━━━━━ Data to process

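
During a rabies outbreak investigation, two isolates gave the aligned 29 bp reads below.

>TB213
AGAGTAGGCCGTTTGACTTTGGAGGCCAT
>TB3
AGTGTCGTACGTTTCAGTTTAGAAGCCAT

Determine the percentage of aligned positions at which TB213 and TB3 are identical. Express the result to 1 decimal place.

72.4%

The sequences differ at positions 3 (A/T), 6 (A/C), 8 (G/T), 9 (C/A), 15 (G/C), 17 (C/G), 21 (G/A), 24 (G/A).
21 of the 29 sites match, so the percent identity is 21/29 × 100 = 72.4%.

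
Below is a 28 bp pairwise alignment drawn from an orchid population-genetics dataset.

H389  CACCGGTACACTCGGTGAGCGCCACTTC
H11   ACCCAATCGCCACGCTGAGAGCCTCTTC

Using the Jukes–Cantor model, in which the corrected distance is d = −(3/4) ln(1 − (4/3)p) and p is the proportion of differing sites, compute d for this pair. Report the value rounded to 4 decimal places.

Mismatches occur at site 1 (C/A), site 2 (A/C), site 5 (G/A), site 6 (G/A), site 8 (A/C), site 9 (C/G), site 10 (A/C), site 12 (T/A), site 15 (G/C), site 20 (C/A), site 24 (A/T).
p = 11/28 = 0.392857.
d = −0.75 · ln(1 − (4/3)·0.392857) = −0.75 · ln(0.476191) = −0.75 · (-0.741936) = 0.5565.

0.5565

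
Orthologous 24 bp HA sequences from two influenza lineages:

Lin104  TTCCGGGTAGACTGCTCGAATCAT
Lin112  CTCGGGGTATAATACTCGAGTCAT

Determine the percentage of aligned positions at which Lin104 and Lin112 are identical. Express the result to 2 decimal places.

Mismatches occur at site 1 (T↔C), site 4 (C↔G), site 10 (G↔T), site 12 (C↔A), site 14 (G↔A), site 20 (A↔G).
18 of the 24 sites match, so the percent identity is 18/24 × 100 = 75.00%.

75.00%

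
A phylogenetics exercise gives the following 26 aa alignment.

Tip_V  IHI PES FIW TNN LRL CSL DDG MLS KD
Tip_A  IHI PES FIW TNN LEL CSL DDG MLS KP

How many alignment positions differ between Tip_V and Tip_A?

2

Differing sites — 14:R/E; 26:D/P.
That gives 2 mismatches out of 26 aligned sites, so the Hamming distance is 2.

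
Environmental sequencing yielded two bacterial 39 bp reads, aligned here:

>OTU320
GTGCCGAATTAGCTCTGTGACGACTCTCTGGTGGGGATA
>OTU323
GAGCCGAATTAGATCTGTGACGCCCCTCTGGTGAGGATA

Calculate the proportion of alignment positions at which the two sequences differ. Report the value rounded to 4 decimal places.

The sequences differ at positions 2 (T/A), 13 (C/A), 23 (A/C), 25 (T/C), 34 (G/A).
There are 5 differences over 39 sites, so p = 5/39 = 0.1282.

0.1282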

━━━━━━━━━━

> **Directions**
In the records above, find each line that mentions the string "reads", then copy it.

> **Answer to the problem**
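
During a rabies outbreak investigation, two isolates gave the aligned 29 bp reads below.
Environmental sequencing yielded two bacterial 39 bp reads, aligned here: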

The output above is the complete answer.